How to complete this task>
Show me every line in the listing that has the word "buys".

Input for this task>

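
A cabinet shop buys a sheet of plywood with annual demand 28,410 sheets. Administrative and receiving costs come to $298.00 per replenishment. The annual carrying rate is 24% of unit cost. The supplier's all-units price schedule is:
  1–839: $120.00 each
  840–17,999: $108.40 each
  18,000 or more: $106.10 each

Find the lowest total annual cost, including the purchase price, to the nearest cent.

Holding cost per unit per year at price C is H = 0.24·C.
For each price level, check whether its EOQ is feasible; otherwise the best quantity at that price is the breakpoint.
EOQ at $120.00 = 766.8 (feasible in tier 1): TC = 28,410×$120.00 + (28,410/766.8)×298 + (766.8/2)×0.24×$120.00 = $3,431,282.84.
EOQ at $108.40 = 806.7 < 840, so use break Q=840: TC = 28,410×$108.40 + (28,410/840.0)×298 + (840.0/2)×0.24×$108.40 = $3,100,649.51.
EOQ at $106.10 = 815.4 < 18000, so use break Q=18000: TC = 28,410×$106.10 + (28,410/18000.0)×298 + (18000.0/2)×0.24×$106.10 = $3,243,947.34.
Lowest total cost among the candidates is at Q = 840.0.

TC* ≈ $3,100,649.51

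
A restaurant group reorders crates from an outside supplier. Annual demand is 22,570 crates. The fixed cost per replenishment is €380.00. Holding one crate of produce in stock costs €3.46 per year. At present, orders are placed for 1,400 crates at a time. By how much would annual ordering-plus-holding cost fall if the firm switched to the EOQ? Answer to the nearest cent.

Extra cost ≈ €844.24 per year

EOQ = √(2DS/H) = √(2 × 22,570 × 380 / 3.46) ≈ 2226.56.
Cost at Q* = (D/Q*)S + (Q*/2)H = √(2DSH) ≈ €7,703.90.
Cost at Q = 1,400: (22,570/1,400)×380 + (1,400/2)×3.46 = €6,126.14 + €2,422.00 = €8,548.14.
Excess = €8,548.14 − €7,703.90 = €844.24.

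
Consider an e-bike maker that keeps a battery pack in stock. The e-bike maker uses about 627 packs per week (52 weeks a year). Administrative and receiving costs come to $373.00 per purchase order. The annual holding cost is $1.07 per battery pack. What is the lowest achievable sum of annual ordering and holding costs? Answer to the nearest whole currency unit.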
---
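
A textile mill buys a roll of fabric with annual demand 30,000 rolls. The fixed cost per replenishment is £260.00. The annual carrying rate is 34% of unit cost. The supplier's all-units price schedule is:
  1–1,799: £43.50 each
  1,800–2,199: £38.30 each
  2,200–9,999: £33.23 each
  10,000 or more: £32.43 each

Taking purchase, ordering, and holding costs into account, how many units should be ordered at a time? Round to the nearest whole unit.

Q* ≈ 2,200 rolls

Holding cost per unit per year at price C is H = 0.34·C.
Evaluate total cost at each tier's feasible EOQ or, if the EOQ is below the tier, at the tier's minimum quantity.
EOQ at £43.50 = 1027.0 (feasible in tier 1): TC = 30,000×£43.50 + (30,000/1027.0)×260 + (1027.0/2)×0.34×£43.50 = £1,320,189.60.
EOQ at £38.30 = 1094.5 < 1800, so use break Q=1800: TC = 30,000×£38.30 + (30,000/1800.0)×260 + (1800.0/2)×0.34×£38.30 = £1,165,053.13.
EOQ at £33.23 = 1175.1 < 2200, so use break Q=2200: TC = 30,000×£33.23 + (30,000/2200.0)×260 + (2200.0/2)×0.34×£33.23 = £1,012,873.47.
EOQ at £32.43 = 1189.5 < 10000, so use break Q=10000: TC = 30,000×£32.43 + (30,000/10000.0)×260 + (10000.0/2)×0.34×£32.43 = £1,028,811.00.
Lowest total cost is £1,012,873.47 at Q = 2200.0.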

Answer to this problem>
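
A cabinet shop buys a sheet of plywood with annual demand 28,410 sheets. Administrative and receiving costs come to $298.00 per replenishment. The annual carrying rate is 24% of unit cost. The supplier's all-units price schedule is:
A textile mill buys a roll of fabric with annual demand 30,000 rolls. The fixed cost per replenishment is £260.00. The annual carrying rate is 34% of unit cost. The supplier's all-units price schedule is: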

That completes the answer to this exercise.